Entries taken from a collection
# # # #

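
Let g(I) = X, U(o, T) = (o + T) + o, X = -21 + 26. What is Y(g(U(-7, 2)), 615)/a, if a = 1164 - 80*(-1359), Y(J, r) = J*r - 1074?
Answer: 667/36628 ≈ 0.018210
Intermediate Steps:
X = 5
U(o, T) = T + 2*o (U(o, T) = (T + o) + o = T + 2*o)
g(I) = 5
Y(J, r) = -1074 + J*r
a = 109884 (a = 1164 + 108720 = 109884)
Y(g(U(-7, 2)), 615)/a = (-1074 + 5*615)/109884 = (-1074 + 3075)*(1/109884) = 2001*(1/109884) = 667/36628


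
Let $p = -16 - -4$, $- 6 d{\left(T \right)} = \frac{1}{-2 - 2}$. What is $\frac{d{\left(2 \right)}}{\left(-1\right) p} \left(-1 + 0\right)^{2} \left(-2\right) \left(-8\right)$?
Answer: $\frac{1}{18} \approx 0.055556$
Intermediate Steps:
$d{\left(T \right)} = \frac{1}{24}$ ($d{\left(T \right)} = - \frac{1}{6 \left(-2 - 2\right)} = - \frac{1}{6 \left(-4\right)} = \left(- \frac{1}{6}\right) \left(- \frac{1}{4}\right) = \frac{1}{24}$)
$p = -12$ ($p = -16 + 4 = -12$)
$\frac{d{\left(2 \right)}}{\left(-1\right) p} \left(-1 + 0\right)^{2} \left(-2\right) \left(-8\right) = \frac{1}{24 \left(\left(-1\right) \left(-12\right)\right)} \left(-1 + 0\right)^{2} \left(-2\right) \left(-8\right) = \frac{1}{24 \cdot 12} \left(-1\right)^{2} \left(-2\right) \left(-8\right) = \frac{1}{24} \cdot \frac{1}{12} \cdot 1 \left(-2\right) \left(-8\right) = \frac{\left(-2\right) \left(-8\right)}{288} = \frac{1}{288} \cdot 16 = \frac{1}{18}$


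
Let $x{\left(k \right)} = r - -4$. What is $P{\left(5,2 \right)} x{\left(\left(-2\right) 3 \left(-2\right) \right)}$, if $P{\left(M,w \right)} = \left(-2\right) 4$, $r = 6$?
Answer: $-80$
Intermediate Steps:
$P{\left(M,w \right)} = -8$
$x{\left(k \right)} = 10$ ($x{\left(k \right)} = 6 - -4 = 6 + 4 = 10$)
$P{\left(5,2 \right)} x{\left(\left(-2\right) 3 \left(-2\right) \right)} = \left(-8\right) 10 = -80$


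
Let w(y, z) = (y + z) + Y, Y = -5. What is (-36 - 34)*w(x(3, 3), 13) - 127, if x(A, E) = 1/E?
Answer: -2131/3 ≈ -710.33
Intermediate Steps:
w(y, z) = -5 + y + z (w(y, z) = (y + z) - 5 = -5 + y + z)
(-36 - 34)*w(x(3, 3), 13) - 127 = (-36 - 34)*(-5 + 1/3 + 13) - 127 = -70*(-5 + 1/3 + 13) - 127 = -70*25/3 - 127 = -1750/3 - 127 = -2131/3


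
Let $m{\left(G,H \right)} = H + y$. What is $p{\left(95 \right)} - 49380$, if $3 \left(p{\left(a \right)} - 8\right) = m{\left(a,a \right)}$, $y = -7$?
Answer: $- \frac{148028}{3} \approx -49343.0$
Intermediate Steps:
$m{\left(G,H \right)} = -7 + H$ ($m{\left(G,H \right)} = H - 7 = -7 + H$)
$p{\left(a \right)} = \frac{17}{3} + \frac{a}{3}$ ($p{\left(a \right)} = 8 + \frac{-7 + a}{3} = 8 + \left(- \frac{7}{3} + \frac{a}{3}\right) = \frac{17}{3} + \frac{a}{3}$)
$p{\left(95 \right)} - 49380 = \left(\frac{17}{3} + \frac{1}{3} \cdot 95\right) - 49380 = \left(\frac{17}{3} + \frac{95}{3}\right) - 49380 = \frac{112}{3} - 49380 = - \frac{148028}{3}$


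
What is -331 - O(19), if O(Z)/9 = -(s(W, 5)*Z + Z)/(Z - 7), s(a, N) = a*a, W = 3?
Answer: -377/2 ≈ -188.50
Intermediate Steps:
s(a, N) = a**2
O(Z) = -90*Z/(-7 + Z) (O(Z) = 9*(-(3**2*Z + Z)/(Z - 7)) = 9*(-(9*Z + Z)/(-7 + Z)) = 9*(-10*Z/(-7 + Z)) = -90*Z/(-7 + Z))
-331 - O(19) = -331 - (-90)*19/(-7 + 19) = -331 - (-90)*19/12 = -331 - 1*(-285/2) = -331 + 285/2 = -377/2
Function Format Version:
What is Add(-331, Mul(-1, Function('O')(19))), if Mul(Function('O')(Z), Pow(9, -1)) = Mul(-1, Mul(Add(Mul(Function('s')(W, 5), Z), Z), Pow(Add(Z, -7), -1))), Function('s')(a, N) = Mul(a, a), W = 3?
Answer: Rational(-377, 2) ≈ -188.50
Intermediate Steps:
Function('s')(a, N) = Pow(a, 2)
Function('O')(Z) = Mul(-90, Z, Pow(Add(-7, Z), -1)) (Function('O')(Z) = Mul(9, Mul(-1, Mul(Add(Mul(Pow(3, 2), Z), Z), Pow(Add(Z, -7), -1)))) = Mul(9, Mul(-1, Mul(Add(Mul(9, Z), Z), Pow(Add(-7, Z), -1)))) = Mul(9, Mul(-1, Mul(Mul(10, Z), Pow(Add(-7, Z), -1)))) = Mul(9, Mul(-1, Mul(10, Z, Pow(Add(-7, Z), -1)))) = Mul(9, Mul(-10, Z, Pow(Add(-7, Z), -1))) = Mul(-90, Z, Pow(Add(-7, Z), -1)))
Add(-331, Mul(-1, Function('O')(19))) = Add(-331, Mul(-1, Mul(-90, 19, Pow(Add(-7, 19), -1)))) = Add(-331, Mul(-1, Mul(-90, 19, Pow(12, -1)))) = Add(-331, Mul(-1, Mul(-90, 19, Rational(1, 12)))) = Add(-331, Mul(-1, Rational(-285, 2))) = Add(-331, Rational(285, 2)) = Rational(-377, 2)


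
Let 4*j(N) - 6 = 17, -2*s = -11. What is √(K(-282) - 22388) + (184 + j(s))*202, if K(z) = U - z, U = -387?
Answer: 76659/2 + I*√22493 ≈ 38330.0 + 149.98*I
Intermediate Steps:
s = 11/2 (s = -½*(-11) = 11/2 ≈ 5.5000)
j(N) = 23/4 (j(N) = 3/2 + (¼)*17 = 3/2 + 17/4 = 23/4)
K(z) = -387 - z
√(K(-282) - 22388) + (184 + j(s))*202 = √((-387 - 1*(-282)) - 22388) + (184 + 23/4)*202 = √((-387 + 282) - 22388) + (759/4)*202 = √(-105 - 22388) + 76659/2 = √(-22493) + 76659/2 = I*√22493 + 76659/2 = 76659/2 + I*√22493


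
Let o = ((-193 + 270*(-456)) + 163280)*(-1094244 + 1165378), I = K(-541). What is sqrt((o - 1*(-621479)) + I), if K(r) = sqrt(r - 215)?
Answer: sqrt(2843634057 + 6*I*sqrt(21)) ≈ 53326.0 + 0.e-4*I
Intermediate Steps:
K(r) = sqrt(-215 + r)
I = 6*I*sqrt(21) (I = sqrt(-215 - 541) = sqrt(-756) = 6*I*sqrt(21) ≈ 27.495*I)
o = 2843012578 (o = ((-193 - 123120) + 163280)*71134 = (-123313 + 163280)*71134 = 39967*71134 = 2843012578)
sqrt((o - 1*(-621479)) + I) = sqrt((2843012578 - 1*(-621479)) + 6*I*sqrt(21)) = sqrt((2843012578 + 621479) + 6*I*sqrt(21)) = sqrt(2843634057 + 6*I*sqrt(21))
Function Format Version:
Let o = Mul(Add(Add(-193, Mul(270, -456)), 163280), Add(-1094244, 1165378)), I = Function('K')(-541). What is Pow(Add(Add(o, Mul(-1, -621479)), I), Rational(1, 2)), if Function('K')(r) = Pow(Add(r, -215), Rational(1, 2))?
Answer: Pow(Add(2843634057, Mul(6, I, Pow(21, Rational(1, 2)))), Rational(1, 2)) ≈ Add(53326., Mul(0.e-4, I))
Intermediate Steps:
Function('K')(r) = Pow(Add(-215, r), Rational(1, 2))
I = Mul(6, I, Pow(21, Rational(1, 2))) (I = Pow(Add(-215, -541), Rational(1, 2)) = Pow(-756, Rational(1, 2)) = Mul(6, I, Pow(21, Rational(1, 2))) ≈ Mul(27.495, I))
o = 2843012578 (o = Mul(Add(Add(-193, -123120), 163280), 71134) = Mul(Add(-123313, 163280), 71134) = Mul(39967, 71134) = 2843012578)
Pow(Add(Add(o, Mul(-1, -621479)), I), Rational(1, 2)) = Pow(Add(Add(2843012578, Mul(-1, -621479)), Mul(6, I, Pow(21, Rational(1, 2)))), Rational(1, 2)) = Pow(Add(Add(2843012578, 621479), Mul(6, I, Pow(21, Rational(1, 2)))), Rational(1, 2)) = Pow(Add(2843634057, Mul(6, I, Pow(21, Rational(1, 2)))), Rational(1, 2))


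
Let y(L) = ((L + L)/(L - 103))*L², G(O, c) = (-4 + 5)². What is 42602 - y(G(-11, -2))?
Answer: 2172703/51 ≈ 42602.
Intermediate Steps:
G(O, c) = 1 (G(O, c) = 1² = 1)
y(L) = 2*L³/(-103 + L) (y(L) = ((2*L)/(-103 + L))*L² = (2*L/(-103 + L))*L² = 2*L³/(-103 + L))
42602 - y(G(-11, -2)) = 42602 - 2*1³/(-103 + 1) = 42602 - 2/(-102) = 42602 - 2*(-1)/102 = 42602 - 1*(-1/51) = 42602 + 1/51 = 2172703/51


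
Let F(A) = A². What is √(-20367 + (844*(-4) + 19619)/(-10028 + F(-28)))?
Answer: I*√435135396001/4622 ≈ 142.72*I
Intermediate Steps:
√(-20367 + (844*(-4) + 19619)/(-10028 + F(-28))) = √(-20367 + (844*(-4) + 19619)/(-10028 + (-28)²)) = √(-20367 + (-3376 + 19619)/(-10028 + 784)) = √(-20367 + 16243/(-9244)) = √(-20367 + 16243*(-1/9244)) = √(-20367 - 16243/9244) = √(-188288791/9244) = I*√435135396001/4622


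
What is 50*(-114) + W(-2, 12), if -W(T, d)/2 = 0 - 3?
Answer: -5694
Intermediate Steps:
W(T, d) = 6 (W(T, d) = -2*(0 - 3) = -2*(-3) = 6)
50*(-114) + W(-2, 12) = 50*(-114) + 6 = -5700 + 6 = -5694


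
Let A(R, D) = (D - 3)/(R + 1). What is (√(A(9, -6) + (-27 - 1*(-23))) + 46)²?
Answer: 21111/10 + 322*I*√10/5 ≈ 2111.1 + 203.65*I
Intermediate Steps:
A(R, D) = (-3 + D)/(1 + R)
(√(A(9, -6) + (-27 - 1*(-23))) + 46)² = (√((-3 - 6)/(1 + 9) + (-27 - 1*(-23))) + 46)² = (√(-9/10 + (-27 + 23)) + 46)² = (√((⅒)*(-9) - 4) + 46)² = (√(-9/10 - 4) + 46)² = (√(-49/10) + 46)² = (7*I*√10/10 + 46)² = (46 + 7*I*√10/10)²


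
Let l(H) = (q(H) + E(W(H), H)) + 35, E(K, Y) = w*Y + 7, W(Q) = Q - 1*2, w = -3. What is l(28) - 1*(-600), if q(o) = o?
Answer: 586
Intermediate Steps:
W(Q) = -2 + Q (W(Q) = Q - 2 = -2 + Q)
E(K, Y) = 7 - 3*Y (E(K, Y) = -3*Y + 7 = 7 - 3*Y)
l(H) = 42 - 2*H (l(H) = (H + (7 - 3*H)) + 35 = (7 - 2*H) + 35 = 42 - 2*H)
l(28) - 1*(-600) = (42 - 2*28) - 1*(-600) = (42 - 56) + 600 = -14 + 600 = 586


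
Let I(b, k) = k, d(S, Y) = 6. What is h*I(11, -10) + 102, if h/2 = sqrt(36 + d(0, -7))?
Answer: 102 - 20*sqrt(42) ≈ -27.615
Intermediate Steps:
h = 2*sqrt(42) (h = 2*sqrt(36 + 6) = 2*sqrt(42) ≈ 12.961)
h*I(11, -10) + 102 = (2*sqrt(42))*(-10) + 102 = -20*sqrt(42) + 102 = 102 - 20*sqrt(42)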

# # # #

§ Exercise prompt:
Only the lines above from the line containing "What is Add(-331, Mul(-1, Function('O')(19))), if" through the line containing "Answer: Rational(-377, 2) ≈ -188.50" should be retyped, exactly and with both ends included.

§ Answer box:
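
What is Add(-331, Mul(-1, Function('O')(19))), if Mul(Function('O')(Z), Pow(9, -1)) = Mul(-1, Mul(Add(Mul(Function('s')(W, 5), Z), Z), Pow(Add(Z, -7), -1))), Function('s')(a, N) = Mul(a, a), W = 3?
Answer: Rational(-377, 2) ≈ -188.50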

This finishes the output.